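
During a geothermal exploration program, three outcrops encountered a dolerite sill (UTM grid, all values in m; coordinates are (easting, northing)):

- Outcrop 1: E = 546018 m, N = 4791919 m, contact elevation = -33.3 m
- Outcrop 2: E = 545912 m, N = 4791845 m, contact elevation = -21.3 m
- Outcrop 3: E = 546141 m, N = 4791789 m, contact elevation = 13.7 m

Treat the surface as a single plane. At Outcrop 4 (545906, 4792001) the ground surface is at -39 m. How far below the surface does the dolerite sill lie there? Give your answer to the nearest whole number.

27 m

Let the plane be z = a·E + b·N + c.
Outcrop 2−Outcrop 1: −106a − 74b = 12;  Outcrop 3−Outcrop 1: 123a − 130b = 47.
Solving gives a = 0.08382134, b = −0.28223057.
Then c = -33.3 − a·546018 − b·4791919 = 1306624.79.
At (545906, 4792001): z_contact = 45758.6 − 1352449.2 + 1306624.79 = -65.8 m.
Depth below ground = -39 − (-65.8) = 27 m.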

▶ Task goal: Begin with the line containing "- Outcrop 2: E" and retype it and each line after it through the end of the records, keeping them exact and including nothing more.

▶ Task answer:
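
- Outcrop 2: E = 545912 m, N = 4791845 m, contact elevation = -21.3 m
- Outcrop 3: E = 546141 m, N = 4791789 m, contact elevation = 13.7 m

Treat the surface as a single plane. At Outcrop 4 (545906, 4792001) the ground surface is at -39 m. How far below the surface does the dolerite sill lie there? Give your answer to the nearest whole number.

27 m

Let the plane be z = a·E + b·N + c.
Outcrop 2−Outcrop 1: −106a − 74b = 12;  Outcrop 3−Outcrop 1: 123a − 130b = 47.
Solving gives a = 0.08382134, b = −0.28223057.
Then c = -33.3 − a·546018 − b·4791919 = 1306624.79.
At (545906, 4792001): z_contact = 45758.6 − 1352449.2 + 1306624.79 = -65.8 m.
Depth below ground = -39 − (-65.8) = 27 m.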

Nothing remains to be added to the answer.